- [Work instructions]:
Your answer must be the records below, printed exactly.
□ □ □ □
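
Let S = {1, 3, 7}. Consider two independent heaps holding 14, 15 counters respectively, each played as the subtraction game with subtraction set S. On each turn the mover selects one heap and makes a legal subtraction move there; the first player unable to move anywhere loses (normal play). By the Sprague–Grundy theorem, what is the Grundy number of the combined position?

1

All heaps use S = {1, 3, 7}:
G(0) = 0
G(1) = mex{0} = 1
G(2) = mex{1} = 0
G(3) = mex{0,0} = 1
G(4) = mex{1,1} = 0
G(5) = mex{0,0} = 1
G(6) = mex{1,1} = 0
G(7) = mex{0,0,0} = 1
G(8) = mex{1,1,1} = 0
G(9) = mex{0,0,0} = 1
G(10) = mex{1,1,1} = 0
G(11) = mex{0,0,0} = 1
G(12) = mex{1,1,1} = 0
G(13) = mex{0,0,0} = 1
G(14) = mex{1,1,1} = 0
G(15) = mex{0,0,0} = 1
Heap A: G(14) = 0.
Heap B: G(15) = 1.
Combined Grundy value = 0 ⊕ 1 = 1.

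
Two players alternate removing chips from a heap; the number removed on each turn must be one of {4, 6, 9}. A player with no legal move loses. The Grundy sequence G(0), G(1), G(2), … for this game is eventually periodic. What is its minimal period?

13

n :  0  1  2  3  4  5  6  7  8  9 10 11 12 13 14 15 16 17 18 19 20 21 22 23 24 25 26 27
G :  0  0  0  0  1  1  1  1  2  2  2  2  3  0  0  0  0  1  1  1  1  2  2  2  2  3  0  0
G(n+13) = G(n) holds for n = 0,…,8 (a full window of length max(S) = 9), so the sequence is purely periodic with period 13.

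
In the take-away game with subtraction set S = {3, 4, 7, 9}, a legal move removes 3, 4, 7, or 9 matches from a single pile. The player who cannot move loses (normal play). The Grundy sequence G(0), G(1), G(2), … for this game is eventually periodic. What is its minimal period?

12

G(0) = 0
G(1) = mex{} = 0
G(2) = mex{} = 0
G(3) = mex{0} = 1
G(4) = mex{0,0} = 1
G(5) = mex{0,0} = 1
G(6) = mex{1,0} = 2
G(7) = mex{1,1,0} = 2
G(8) = mex{1,1,0} = 2
G(9) = mex{2,1,0,0} = 3
G(10) = mex{2,2,1,0} = 3
G(11) = mex{2,2,1,0} = 3
G(12) = mex{3,2,1,1} = 0
G(13) = mex{3,3,2,1} = 0
G(14) = mex{3,3,2,1} = 0
G(15) = mex{0,3,2,2} = 1
G(16) = mex{0,0,3,2} = 1
G(17) = mex{0,0,3,2} = 1
G(18) = mex{1,0,3,3} = 2
G(19) = mex{1,1,0,3} = 2
G(20) = mex{1,1,0,3} = 2
G(21) = mex{2,1,0,0} = 3
G(22) = mex{2,2,1,0} = 3
G(23) = mex{2,2,1,0} = 3
G(24) = mex{3,2,1,1} = 0
G(25) = mex{3,3,2,1} = 0
G(n+12) = G(n) holds for n = 0,…,8 (a full window of length max(S) = 9), so the sequence is purely periodic with period 12.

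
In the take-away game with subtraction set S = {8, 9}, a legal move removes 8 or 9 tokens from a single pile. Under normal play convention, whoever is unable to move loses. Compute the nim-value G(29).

1

n :  0  1  2  3  4  5  6  7  8  9 10 11 12 13 14 15 16 17 18 19 20 21 22 23 24 25 26 27 28 29
G :  0  0  0  0  0  0  0  0  1  1  1  1  1  1  1  1  2  0  0  0  0  0  0  0  0  1  1  1  1  1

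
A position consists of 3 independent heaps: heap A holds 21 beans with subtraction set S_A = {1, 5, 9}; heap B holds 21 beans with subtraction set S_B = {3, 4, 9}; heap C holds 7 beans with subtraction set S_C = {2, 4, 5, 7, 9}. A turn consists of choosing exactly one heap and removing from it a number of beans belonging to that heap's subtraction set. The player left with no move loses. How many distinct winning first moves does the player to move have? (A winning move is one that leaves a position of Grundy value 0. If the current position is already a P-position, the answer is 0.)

Heap A, S = {1, 5, 9}:
G(0) = 0
G(1) = mex{0} = 1
G(2) = mex{1} = 0
G(3) = mex{0} = 1
G(4) = mex{1} = 0
G(5) = mex{0,0} = 1
G(6) = mex{1,1} = 0
G(7) = mex{0,0} = 1
G(8) = mex{1,1} = 0
G(9) = mex{0,0,0} = 1
G(10) = mex{1,1,1} = 0
G(11) = mex{0,0,0} = 1
G(12) = mex{1,1,1} = 0
G(13) = mex{0,0,0} = 1
G(14) = mex{1,1,1} = 0
G(15) = mex{0,0,0} = 1
G(16) = mex{1,1,1} = 0
G(17) = mex{0,0,0} = 1
G(18) = mex{1,1,1} = 0
G(19) = mex{0,0,0} = 1
G(20) = mex{1,1,1} = 0
G(21) = mex{0,0,0} = 1
G_A(21) = 1.
Heap B, S = {3, 4, 9}:
G(0) = 0
G(1) = mex{} = 0
G(2) = mex{} = 0
G(3) = mex{0} = 1
G(4) = mex{0,0} = 1
G(5) = mex{0,0} = 1
G(6) = mex{1,0} = 2
G(7) = mex{1,1} = 0
G(8) = mex{1,1} = 0
G(9) = mex{2,1,0} = 3
G(10) = mex{0,2,0} = 1
G(11) = mex{0,0,0} = 1
G(12) = mex{3,0,1} = 2
G(13) = mex{1,3,1} = 0
G(14) = mex{1,1,1} = 0
G(15) = mex{2,1,2} = 0
G(16) = mex{0,2,0} = 1
G(17) = mex{0,0,0} = 1
G(18) = mex{0,0,3} = 1
G(19) = mex{1,0,1} = 2
G(20) = mex{1,1,1} = 0
G(21) = mex{1,1,2} = 0
G_B(21) = 0.
Heap C, S = {2, 4, 5, 7, 9}:
n : 0 1 2 3 4 5 6 7
G : 0 0 1 1 2 2 3 3
G_C(7) = 3.
Combined Grundy value = 1 ⊕ 0 ⊕ 3 = 2.
A winning move leaves total XOR = 0, i.e. changes one component's Grundy value g to g ⊕ X where X is the current total.
Heap A: need g' = 1⊕2 = 3. Options: 21−1→G=0, 21−5→G=0, 21−9→G=0. Hits: 0.
Heap B: need g' = 0⊕2 = 2. Options: 21−3→G=1, 21−4→G=1, 21−9→G=2. Hits: 1.
Heap C: need g' = 3⊕2 = 1. Options: 7−2→G=2, 7−4→G=1, 7−5→G=1, 7−7→G=0. Hits: 2.

3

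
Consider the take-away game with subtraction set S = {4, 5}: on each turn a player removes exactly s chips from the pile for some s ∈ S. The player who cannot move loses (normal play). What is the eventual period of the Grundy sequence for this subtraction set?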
□ □ □ □
- [Solution for this exercise]:
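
Let S = {1, 3, 7}. Consider two independent heaps holding 14, 15 counters respectively, each played as the subtraction game with subtraction set S. On each turn the mover selects one heap and makes a legal subtraction move there; the first player unable to move anywhere loses (normal play). By the Sprague–Grundy theorem, what is the Grundy number of the combined position?

1

All heaps use S = {1, 3, 7}:
G(0) = 0
G(1) = mex{0} = 1
G(2) = mex{1} = 0
G(3) = mex{0,0} = 1
G(4) = mex{1,1} = 0
G(5) = mex{0,0} = 1
G(6) = mex{1,1} = 0
G(7) = mex{0,0,0} = 1
G(8) = mex{1,1,1} = 0
G(9) = mex{0,0,0} = 1
G(10) = mex{1,1,1} = 0
G(11) = mex{0,0,0} = 1
G(12) = mex{1,1,1} = 0
G(13) = mex{0,0,0} = 1
G(14) = mex{1,1,1} = 0
G(15) = mex{0,0,0} = 1
Heap A: G(14) = 0.
Heap B: G(15) = 1.
Combined Grundy value = 0 ⊕ 1 = 1.

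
Two players alternate removing chips from a heap; the number removed on each turn must be one of {4, 6, 9}. A player with no legal move loses. The Grundy sequence G(0), G(1), G(2), … for this game is eventually periodic. What is its minimal period?

13

n :  0  1  2  3  4  5  6  7  8  9 10 11 12 13 14 15 16 17 18 19 20 21 22 23 24 25 26 27
G :  0  0  0  0  1  1  1  1  2  2  2  2  3  0  0  0  0  1  1  1  1  2  2  2  2  3  0  0
G(n+13) = G(n) holds for n = 0,…,8 (a full window of length max(S) = 9), so the sequence is purely periodic with period 13.

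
In the take-away game with subtraction set S = {3, 4, 7, 9}, a legal move removes 3, 4, 7, or 9 matches from a single pile. The player who cannot move loses (normal play). The Grundy sequence G(0), G(1), G(2), … for this game is eventually periodic. What is its minimal period?

12

G(0) = 0
G(1) = mex{} = 0
G(2) = mex{} = 0
G(3) = mex{0} = 1
G(4) = mex{0,0} = 1
G(5) = mex{0,0} = 1
G(6) = mex{1,0} = 2
G(7) = mex{1,1,0} = 2
G(8) = mex{1,1,0} = 2
G(9) = mex{2,1,0,0} = 3
G(10) = mex{2,2,1,0} = 3
G(11) = mex{2,2,1,0} = 3
G(12) = mex{3,2,1,1} = 0
G(13) = mex{3,3,2,1} = 0
G(14) = mex{3,3,2,1} = 0
G(15) = mex{0,3,2,2} = 1
G(16) = mex{0,0,3,2} = 1
G(17) = mex{0,0,3,2} = 1
G(18) = mex{1,0,3,3} = 2
G(19) = mex{1,1,0,3} = 2
G(20) = mex{1,1,0,3} = 2
G(21) = mex{2,1,0,0} = 3
G(22) = mex{2,2,1,0} = 3
G(23) = mex{2,2,1,0} = 3
G(24) = mex{3,2,1,1} = 0
G(25) = mex{3,3,2,1} = 0
G(n+12) = G(n) holds for n = 0,…,8 (a full window of length max(S) = 9), so the sequence is purely periodic with period 12.

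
In the take-away game with subtraction set S = {8, 9}, a legal move removes 8 or 9 tokens from a single pile. Under normal play convention, whoever is unable to move loses. Compute the nim-value G(29).

1

n :  0  1  2  3  4  5  6  7  8  9 10 11 12 13 14 15 16 17 18 19 20 21 22 23 24 25 26 27 28 29
G :  0  0  0  0  0  0  0  0  1  1  1  1  1  1  1  1  2  0  0  0  0  0  0  0  0  1  1  1  1  1

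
A position consists of 3 independent heaps: heap A holds 21 beans with subtraction set S_A = {1, 5, 9}; heap B holds 21 beans with subtraction set S_B = {3, 4, 9}; heap C holds 7 beans with subtraction set S_C = {2, 4, 5, 7, 9}. A turn consists of choosing exactly one heap and removing from it a number of beans belonging to that heap's subtraction set. The player left with no move loses. How many distinct winning first moves does the player to move have? (A winning move is one that leaves a position of Grundy value 0. If the current position is already a P-position, the answer is 0.)

Heap A, S = {1, 5, 9}:
G(0) = 0
G(1) = mex{0} = 1
G(2) = mex{1} = 0
G(3) = mex{0} = 1
G(4) = mex{1} = 0
G(5) = mex{0,0} = 1
G(6) = mex{1,1} = 0
G(7) = mex{0,0} = 1
G(8) = mex{1,1} = 0
G(9) = mex{0,0,0} = 1
G(10) = mex{1,1,1} = 0
G(11) = mex{0,0,0} = 1
G(12) = mex{1,1,1} = 0
G(13) = mex{0,0,0} = 1
G(14) = mex{1,1,1} = 0
G(15) = mex{0,0,0} = 1
G(16) = mex{1,1,1} = 0
G(17) = mex{0,0,0} = 1
G(18) = mex{1,1,1} = 0
G(19) = mex{0,0,0} = 1
G(20) = mex{1,1,1} = 0
G(21) = mex{0,0,0} = 1
G_A(21) = 1.
Heap B, S = {3, 4, 9}:
G(0) = 0
G(1) = mex{} = 0
G(2) = mex{} = 0
G(3) = mex{0} = 1
G(4) = mex{0,0} = 1
G(5) = mex{0,0} = 1
G(6) = mex{1,0} = 2
G(7) = mex{1,1} = 0
G(8) = mex{1,1} = 0
G(9) = mex{2,1,0} = 3
G(10) = mex{0,2,0} = 1
G(11) = mex{0,0,0} = 1
G(12) = mex{3,0,1} = 2
G(13) = mex{1,3,1} = 0
G(14) = mex{1,1,1} = 0
G(15) = mex{2,1,2} = 0
G(16) = mex{0,2,0} = 1
G(17) = mex{0,0,0} = 1
G(18) = mex{0,0,3} = 1
G(19) = mex{1,0,1} = 2
G(20) = mex{1,1,1} = 0
G(21) = mex{1,1,2} = 0
G_B(21) = 0.
Heap C, S = {2, 4, 5, 7, 9}:
n : 0 1 2 3 4 5 6 7
G : 0 0 1 1 2 2 3 3
G_C(7) = 3.
Combined Grundy value = 1 ⊕ 0 ⊕ 3 = 2.
A winning move leaves total XOR = 0, i.e. changes one component's Grundy value g to g ⊕ X where X is the current total.
Heap A: need g' = 1⊕2 = 3. Options: 21−1→G=0, 21−5→G=0, 21−9→G=0. Hits: 0.
Heap B: need g' = 0⊕2 = 2. Options: 21−3→G=1, 21−4→G=1, 21−9→G=2. Hits: 1.
Heap C: need g' = 3⊕2 = 1. Options: 7−2→G=2, 7−4→G=1, 7−5→G=1, 7−7→G=0. Hits: 2.

3

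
Consider the take-away game with subtraction set S = {4, 5}: on each turn a player removes exactly s chips from the pile for some s ∈ S. The player who cannot move loses (normal play). What is the eventual period of the Grundy sequence for this subtraction set?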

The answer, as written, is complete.